** Opening RECORDS PROVIDED block **
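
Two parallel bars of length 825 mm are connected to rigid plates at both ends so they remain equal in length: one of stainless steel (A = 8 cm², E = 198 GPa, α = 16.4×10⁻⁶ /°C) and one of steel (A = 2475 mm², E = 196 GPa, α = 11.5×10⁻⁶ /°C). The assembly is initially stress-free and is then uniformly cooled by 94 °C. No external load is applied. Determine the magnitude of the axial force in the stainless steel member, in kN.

Both members must finish at the same length. With the larger α, the stainless steel tends to over-contract; the plates restrain it, putting the stainless steel in tension and the steel in compression. With no external load the two internal forces are equal and opposite, magnitude P.
Equating the net (thermal + elastic) strains gives |α₁ − α₂|·ΔT = P·[1/(A₁E₁) + 1/(A₂E₂)].
|α₁ − α₂|·ΔT = 4.9×10⁻⁶ × 94 = 0.0004606.
1/(A₁E₁) + 1/(A₂E₂) = 1/(800×198×10³) + 1/(2475×196×10³) = 8.375×10⁻⁹ N⁻¹.
So P = 0.0004606 / 8.375×10⁻⁹ = 55 kN.

P ≈ 55 kN (tensile in the stainless steel)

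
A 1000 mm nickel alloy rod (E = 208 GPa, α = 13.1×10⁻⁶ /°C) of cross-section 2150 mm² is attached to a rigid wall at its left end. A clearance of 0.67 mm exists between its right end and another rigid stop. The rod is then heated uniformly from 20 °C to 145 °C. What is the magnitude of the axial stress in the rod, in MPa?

Free thermal elongation = αΔT L = 13.1×10⁻⁶ × 125 × 1000 = 1.637 mm.
After closing the 0.67 mm clearance, 1.637 − 0.67 = 0.9675 mm of expansion remains to be suppressed by the wall.
That suppressed elongation corresponds to σ = E·Δ/L = 208×10³ × 0.9675/1000 = 201.2 MPa.

σ ≈ 201 MPa (compressive)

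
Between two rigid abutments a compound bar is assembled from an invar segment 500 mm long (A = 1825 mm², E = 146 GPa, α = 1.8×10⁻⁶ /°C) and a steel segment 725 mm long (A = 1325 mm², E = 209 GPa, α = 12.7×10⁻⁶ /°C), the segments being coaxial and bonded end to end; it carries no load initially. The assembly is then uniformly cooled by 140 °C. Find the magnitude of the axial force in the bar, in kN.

P ≈ 315 kN (tensile)

Free thermal contraction of the whole bar: Σ αᵢΔT Lᵢ = 1.8×10⁻⁶×140×500 + 12.7×10⁻⁶×140×725 = 1.415 mm.
Since the ends are fixed, an axial force P builds up, equal in every segment, with P · Σ Lᵢ/(AᵢEᵢ) = δ_free.
Σ Lᵢ/(AᵢEᵢ) = 500/(1825×146×10³) + 725/(1325×209×10³) = 4.495×10⁻⁶ mm/N.
So P = 1.415 / 4.495×10⁻⁶ = 314.8 kN, tensile.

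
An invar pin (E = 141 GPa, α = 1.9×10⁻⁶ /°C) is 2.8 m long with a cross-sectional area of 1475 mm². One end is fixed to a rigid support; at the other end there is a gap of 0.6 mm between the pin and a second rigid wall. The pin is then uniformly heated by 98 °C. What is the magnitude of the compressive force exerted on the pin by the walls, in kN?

P ≈ 0 kN

If the wall were absent the pin would grow by αΔT L = 1.9×10⁻⁶ × 98 × 2800 = 0.5214 mm.
Since δ_free = 0.521 mm is less than the 0.6 mm gap, the pin never touches the wall. No axial force develops.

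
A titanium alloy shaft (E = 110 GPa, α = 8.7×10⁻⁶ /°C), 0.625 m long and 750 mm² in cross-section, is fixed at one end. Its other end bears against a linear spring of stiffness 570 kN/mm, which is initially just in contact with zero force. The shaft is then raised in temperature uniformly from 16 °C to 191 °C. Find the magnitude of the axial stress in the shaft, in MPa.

The unrestrained thermal change is αΔT L = 8.7×10⁻⁶ × 175 × 625 = 0.9516 mm.
Let P be the compressive force at the spring. The shaft shortens elastically by PL/(AE) and the spring compresses by P/k; together these equal δ_free.
P [ L/(AE) + 1/k ] = δ_free → P [ 625/(750×110×10³) + 1/(570×10³) ] = 0.9516.
P = 0.9516 / 9.33×10⁻⁶ = 102000 N.
σ = P/A = 102000/750 = 136 MPa.

σ ≈ 136 MPa (compressive)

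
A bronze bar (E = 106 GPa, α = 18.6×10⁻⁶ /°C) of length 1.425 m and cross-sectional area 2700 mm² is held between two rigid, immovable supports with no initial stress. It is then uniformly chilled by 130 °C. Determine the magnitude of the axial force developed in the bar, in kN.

P ≈ 692 kN (tensile)

Full restraint means ε = 0, so the stress is σ = EαΔT = 106×10³ × 18.6×10⁻⁶ × 130 = 256.3 MPa.
P = AEαΔT = 2700 × 106×10³ × 18.6×10⁻⁶ × 130 = 692 kN (tensile).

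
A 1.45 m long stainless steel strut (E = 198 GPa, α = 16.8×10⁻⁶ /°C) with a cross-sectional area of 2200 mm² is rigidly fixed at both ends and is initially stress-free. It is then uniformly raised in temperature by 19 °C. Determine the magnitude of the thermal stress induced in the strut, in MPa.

With length fixed, the mechanical strain must cancel the thermal strain αΔT = 16.8×10⁻⁶ × 19 = 319.2×10⁻⁶.
σ = EαΔT = 198×10³ × 16.8×10⁻⁶ × 19 = 63.2 MPa (compressive; the strut is trying to expand).

σ ≈ 63.2 MPa (compressive)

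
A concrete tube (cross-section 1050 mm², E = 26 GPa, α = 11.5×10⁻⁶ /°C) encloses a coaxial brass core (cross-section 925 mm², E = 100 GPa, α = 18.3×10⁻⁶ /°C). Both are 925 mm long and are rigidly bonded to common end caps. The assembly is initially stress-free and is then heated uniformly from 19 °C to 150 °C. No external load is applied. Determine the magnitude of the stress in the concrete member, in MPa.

σ ≈ 17.9 MPa (tensile)

Equilibrium of a rigid end plate with no external load gives equal and opposite internal forces ±P in the two members. Since α_{brass} > α_{concrete}, heating drives the brass into compression and the concrete into tension.
Compatibility of the two members (thermal + elastic change equal): (α₁ − α₂)ΔT = P·[1/(A₁E₁) + 1/(A₂E₂)].
|α₁ − α₂|·ΔT = 6.8×10⁻⁶ × 131 = 0.0008908.
1/(A₁E₁) + 1/(A₂E₂) = 1/(1050×26×10³) + 1/(925×100×10³) = 4.744×10⁻⁸ N⁻¹.
So P = 0.0008908 / 4.744×10⁻⁸ = 18.78 kN.
σ_{concrete} = P/A₁ = 18780/1050 = 17.88 MPa, tensile.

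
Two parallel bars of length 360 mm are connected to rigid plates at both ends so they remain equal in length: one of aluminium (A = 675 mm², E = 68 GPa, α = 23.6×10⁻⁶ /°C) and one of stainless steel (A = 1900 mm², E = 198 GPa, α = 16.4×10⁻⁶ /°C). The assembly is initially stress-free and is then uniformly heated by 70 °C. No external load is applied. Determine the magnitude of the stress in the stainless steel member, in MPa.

Both members must finish at the same length. With the larger α, the aluminium tends to over-expand; the plates restrain it, putting the aluminium in compression and the stainless steel in tension. With no external load the two internal forces are equal and opposite, magnitude P.
Equating the net (thermal + elastic) strains gives |α₁ − α₂|·ΔT = P·[1/(A₁E₁) + 1/(A₂E₂)].
|α₁ − α₂|·ΔT = 7.2×10⁻⁶ × 70 = 0.000504.
1/(A₁E₁) + 1/(A₂E₂) = 1/(675×68×10³) + 1/(1900×198×10³) = 2.444×10⁻⁸ N⁻¹.
So P = 0.000504 / 2.444×10⁻⁸ = 20.62 kN.
σ_{stainless steel} = P/A₂ = 20620/1900 = 10.85 MPa, tensile.

σ ≈ 10.9 MPa (tensile)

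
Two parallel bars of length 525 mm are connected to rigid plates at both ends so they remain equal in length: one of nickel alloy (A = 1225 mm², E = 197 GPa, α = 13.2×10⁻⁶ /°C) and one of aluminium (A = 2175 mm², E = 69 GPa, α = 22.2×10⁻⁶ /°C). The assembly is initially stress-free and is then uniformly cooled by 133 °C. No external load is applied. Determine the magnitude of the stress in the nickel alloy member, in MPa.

The aluminium has the larger α, so on cooling it would change length more than the nickel alloy if both were free. The rigid plates force a common final length, so the aluminium is put into tension and the nickel alloy into compression, with equal and opposite forces P (no external load).
Equating the net (thermal + elastic) strains gives |α₁ − α₂|·ΔT = P·[1/(A₁E₁) + 1/(A₂E₂)].
|α₁ − α₂|·ΔT = 9×10⁻⁶ × 133 = 0.001197.
1/(A₁E₁) + 1/(A₂E₂) = 1/(1225×197×10³) + 1/(2175×69×10³) = 1.081×10⁻⁸ N⁻¹.
P = 0.001197 / 1.081×10⁻⁸ = 110800 N = 110.8 kN.
σ_{nickel alloy} = P/A₁ = 110800/1225 = 90.42 MPa, compressive.

σ ≈ 90.4 MPa (compressive)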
** Closing RECORDS PROVIDED block **
*HOW TO COMPLETE THIS TASK*
Set down, unchanged, the line that contains "Two parallel bars of length 360" together with every later line in the records, through the last one.

*YOUR RESPONSE*
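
Two parallel bars of length 360 mm are connected to rigid plates at both ends so they remain equal in length: one of aluminium (A = 675 mm², E = 68 GPa, α = 23.6×10⁻⁶ /°C) and one of stainless steel (A = 1900 mm², E = 198 GPa, α = 16.4×10⁻⁶ /°C). The assembly is initially stress-free and is then uniformly heated by 70 °C. No external load is applied. Determine the magnitude of the stress in the stainless steel member, in MPa.

Both members must finish at the same length. With the larger α, the aluminium tends to over-expand; the plates restrain it, putting the aluminium in compression and the stainless steel in tension. With no external load the two internal forces are equal and opposite, magnitude P.
Equating the net (thermal + elastic) strains gives |α₁ − α₂|·ΔT = P·[1/(A₁E₁) + 1/(A₂E₂)].
|α₁ − α₂|·ΔT = 7.2×10⁻⁶ × 70 = 0.000504.
1/(A₁E₁) + 1/(A₂E₂) = 1/(675×68×10³) + 1/(1900×198×10³) = 2.444×10⁻⁸ N⁻¹.
So P = 0.000504 / 2.444×10⁻⁸ = 20.62 kN.
σ_{stainless steel} = P/A₂ = 20620/1900 = 10.85 MPa, tensile.

σ ≈ 10.9 MPa (tensile)

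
Two parallel bars of length 525 mm are connected to rigid plates at both ends so they remain equal in length: one of nickel alloy (A = 1225 mm², E = 197 GPa, α = 13.2×10⁻⁶ /°C) and one of aluminium (A = 2175 mm², E = 69 GPa, α = 22.2×10⁻⁶ /°C). The assembly is initially stress-free and is then uniformly cooled by 133 °C. No external load is applied. Determine the magnitude of the stress in the nickel alloy member, in MPa.

The aluminium has the larger α, so on cooling it would change length more than the nickel alloy if both were free. The rigid plates force a common final length, so the aluminium is put into tension and the nickel alloy into compression, with equal and opposite forces P (no external load).
Equating the net (thermal + elastic) strains gives |α₁ − α₂|·ΔT = P·[1/(A₁E₁) + 1/(A₂E₂)].
|α₁ − α₂|·ΔT = 9×10⁻⁶ × 133 = 0.001197.
1/(A₁E₁) + 1/(A₂E₂) = 1/(1225×197×10³) + 1/(2175×69×10³) = 1.081×10⁻⁸ N⁻¹.
P = 0.001197 / 1.081×10⁻⁸ = 110800 N = 110.8 kN.
σ_{nickel alloy} = P/A₁ = 110800/1225 = 90.42 MPa, compressive.

σ ≈ 90.4 MPa (compressive)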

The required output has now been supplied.